* Task item *
Start at the top of the records below and copy them exactly to the end.

* Dataset extract *
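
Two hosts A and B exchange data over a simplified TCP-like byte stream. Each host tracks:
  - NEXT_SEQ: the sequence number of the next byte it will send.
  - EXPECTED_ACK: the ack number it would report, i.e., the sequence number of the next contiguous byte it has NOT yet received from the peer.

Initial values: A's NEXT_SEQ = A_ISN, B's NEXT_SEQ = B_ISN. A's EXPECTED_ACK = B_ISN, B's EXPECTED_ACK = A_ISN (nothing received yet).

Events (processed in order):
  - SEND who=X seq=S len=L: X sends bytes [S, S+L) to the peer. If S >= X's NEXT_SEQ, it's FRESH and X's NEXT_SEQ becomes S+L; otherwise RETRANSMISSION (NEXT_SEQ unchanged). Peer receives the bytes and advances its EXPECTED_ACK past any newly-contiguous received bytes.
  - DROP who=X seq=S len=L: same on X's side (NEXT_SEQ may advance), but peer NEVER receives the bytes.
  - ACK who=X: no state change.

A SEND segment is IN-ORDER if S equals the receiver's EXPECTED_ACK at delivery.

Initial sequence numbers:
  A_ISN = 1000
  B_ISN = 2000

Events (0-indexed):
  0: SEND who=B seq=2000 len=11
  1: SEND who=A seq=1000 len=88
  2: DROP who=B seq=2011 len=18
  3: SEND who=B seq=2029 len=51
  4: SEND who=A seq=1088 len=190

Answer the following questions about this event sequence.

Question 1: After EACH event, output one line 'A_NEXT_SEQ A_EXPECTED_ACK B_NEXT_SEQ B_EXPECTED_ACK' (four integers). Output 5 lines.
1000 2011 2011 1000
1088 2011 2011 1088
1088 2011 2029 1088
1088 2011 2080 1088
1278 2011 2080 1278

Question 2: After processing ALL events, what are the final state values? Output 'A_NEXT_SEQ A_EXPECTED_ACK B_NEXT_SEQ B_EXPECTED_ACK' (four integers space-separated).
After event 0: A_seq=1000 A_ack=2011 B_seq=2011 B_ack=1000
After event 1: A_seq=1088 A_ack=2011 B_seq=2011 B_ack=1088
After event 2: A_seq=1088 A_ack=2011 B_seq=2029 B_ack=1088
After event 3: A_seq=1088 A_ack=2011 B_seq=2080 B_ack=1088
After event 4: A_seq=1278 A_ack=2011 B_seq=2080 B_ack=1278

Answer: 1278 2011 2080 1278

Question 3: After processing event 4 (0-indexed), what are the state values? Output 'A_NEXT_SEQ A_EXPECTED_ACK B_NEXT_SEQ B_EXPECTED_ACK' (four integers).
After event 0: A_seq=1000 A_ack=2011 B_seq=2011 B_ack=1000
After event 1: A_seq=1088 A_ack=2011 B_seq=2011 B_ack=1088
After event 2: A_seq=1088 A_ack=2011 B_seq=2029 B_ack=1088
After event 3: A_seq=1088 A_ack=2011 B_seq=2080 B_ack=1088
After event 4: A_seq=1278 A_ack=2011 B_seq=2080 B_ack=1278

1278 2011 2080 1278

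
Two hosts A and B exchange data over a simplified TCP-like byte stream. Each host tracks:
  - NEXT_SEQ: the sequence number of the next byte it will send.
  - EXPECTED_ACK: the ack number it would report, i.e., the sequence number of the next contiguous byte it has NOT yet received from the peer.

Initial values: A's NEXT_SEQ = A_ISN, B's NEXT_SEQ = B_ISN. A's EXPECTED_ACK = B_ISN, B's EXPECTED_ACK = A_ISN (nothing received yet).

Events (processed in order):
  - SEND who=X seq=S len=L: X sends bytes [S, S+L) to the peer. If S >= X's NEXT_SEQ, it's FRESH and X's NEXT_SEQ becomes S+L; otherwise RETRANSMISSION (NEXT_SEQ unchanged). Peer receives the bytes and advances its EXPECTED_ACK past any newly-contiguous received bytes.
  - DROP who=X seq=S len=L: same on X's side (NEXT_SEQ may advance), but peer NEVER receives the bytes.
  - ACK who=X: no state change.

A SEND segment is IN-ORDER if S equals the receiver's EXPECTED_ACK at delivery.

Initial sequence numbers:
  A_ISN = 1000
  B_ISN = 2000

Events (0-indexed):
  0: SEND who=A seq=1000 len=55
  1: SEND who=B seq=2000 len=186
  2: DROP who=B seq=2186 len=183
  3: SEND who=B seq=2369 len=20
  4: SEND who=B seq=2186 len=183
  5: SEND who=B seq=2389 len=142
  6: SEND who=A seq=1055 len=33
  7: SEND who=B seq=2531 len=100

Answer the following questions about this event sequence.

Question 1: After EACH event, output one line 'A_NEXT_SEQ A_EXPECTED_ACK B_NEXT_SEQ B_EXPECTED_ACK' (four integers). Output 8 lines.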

* Expected answer *
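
Two hosts A and B exchange data over a simplified TCP-like byte stream. Each host tracks:
  - NEXT_SEQ: the sequence number of the next byte it will send.
  - EXPECTED_ACK: the ack number it would report, i.e., the sequence number of the next contiguous byte it has NOT yet received from the peer.

Initial values: A's NEXT_SEQ = A_ISN, B's NEXT_SEQ = B_ISN. A's EXPECTED_ACK = B_ISN, B's EXPECTED_ACK = A_ISN (nothing received yet).

Events (processed in order):
  - SEND who=X seq=S len=L: X sends bytes [S, S+L) to the peer. If S >= X's NEXT_SEQ, it's FRESH and X's NEXT_SEQ becomes S+L; otherwise RETRANSMISSION (NEXT_SEQ unchanged). Peer receives the bytes and advances its EXPECTED_ACK past any newly-contiguous received bytes.
  - DROP who=X seq=S len=L: same on X's side (NEXT_SEQ may advance), but peer NEVER receives the bytes.
  - ACK who=X: no state change.

A SEND segment is IN-ORDER if S equals the receiver's EXPECTED_ACK at delivery.

Initial sequence numbers:
  A_ISN = 1000
  B_ISN = 2000

Events (0-indexed):
  0: SEND who=B seq=2000 len=11
  1: SEND who=A seq=1000 len=88
  2: DROP who=B seq=2011 len=18
  3: SEND who=B seq=2029 len=51
  4: SEND who=A seq=1088 len=190

Answer the following questions about this event sequence.

Question 1: After EACH event, output one line 'A_NEXT_SEQ A_EXPECTED_ACK B_NEXT_SEQ B_EXPECTED_ACK' (four integers). Output 5 lines.
1000 2011 2011 1000
1088 2011 2011 1088
1088 2011 2029 1088
1088 2011 2080 1088
1278 2011 2080 1278

Question 2: After processing ALL events, what are the final state values? Output 'A_NEXT_SEQ A_EXPECTED_ACK B_NEXT_SEQ B_EXPECTED_ACK' (four integers space-separated).
After event 0: A_seq=1000 A_ack=2011 B_seq=2011 B_ack=1000
After event 1: A_seq=1088 A_ack=2011 B_seq=2011 B_ack=1088
After event 2: A_seq=1088 A_ack=2011 B_seq=2029 B_ack=1088
After event 3: A_seq=1088 A_ack=2011 B_seq=2080 B_ack=1088
After event 4: A_seq=1278 A_ack=2011 B_seq=2080 B_ack=1278

Answer: 1278 2011 2080 1278

Question 3: After processing event 4 (0-indexed), what are the state values? Output 'A_NEXT_SEQ A_EXPECTED_ACK B_NEXT_SEQ B_EXPECTED_ACK' (four integers).
After event 0: A_seq=1000 A_ack=2011 B_seq=2011 B_ack=1000
After event 1: A_seq=1088 A_ack=2011 B_seq=2011 B_ack=1088
After event 2: A_seq=1088 A_ack=2011 B_seq=2029 B_ack=1088
After event 3: A_seq=1088 A_ack=2011 B_seq=2080 B_ack=1088
After event 4: A_seq=1278 A_ack=2011 B_seq=2080 B_ack=1278

1278 2011 2080 1278

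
Two hosts A and B exchange data over a simplified TCP-like byte stream. Each host tracks:
  - NEXT_SEQ: the sequence number of the next byte it will send.
  - EXPECTED_ACK: the ack number it would report, i.e., the sequence number of the next contiguous byte it has NOT yet received from the peer.

Initial values: A's NEXT_SEQ = A_ISN, B's NEXT_SEQ = B_ISN. A's EXPECTED_ACK = B_ISN, B's EXPECTED_ACK = A_ISN (nothing received yet).

Events (processed in order):
  - SEND who=X seq=S len=L: X sends bytes [S, S+L) to the peer. If S >= X's NEXT_SEQ, it's FRESH and X's NEXT_SEQ becomes S+L; otherwise RETRANSMISSION (NEXT_SEQ unchanged). Peer receives the bytes and advances its EXPECTED_ACK past any newly-contiguous received bytes.
  - DROP who=X seq=S len=L: same on X's side (NEXT_SEQ may advance), but peer NEVER receives the bytes.
  - ACK who=X: no state change.

A SEND segment is IN-ORDER if S equals the receiver's EXPECTED_ACK at delivery.

Initial sequence numbers:
  A_ISN = 1000
  B_ISN = 2000

Events (0-indexed):
  0: SEND who=A seq=1000 len=55
  1: SEND who=B seq=2000 len=186
  2: DROP who=B seq=2186 len=183
  3: SEND who=B seq=2369 len=20
  4: SEND who=B seq=2186 len=183
  5: SEND who=B seq=2389 len=142
  6: SEND who=A seq=1055 len=33
  7: SEND who=B seq=2531 len=100

Answer the following questions about this event sequence.

Question 1: After EACH event, output one line 'A_NEXT_SEQ A_EXPECTED_ACK B_NEXT_SEQ B_EXPECTED_ACK' (four integers). Output 8 lines.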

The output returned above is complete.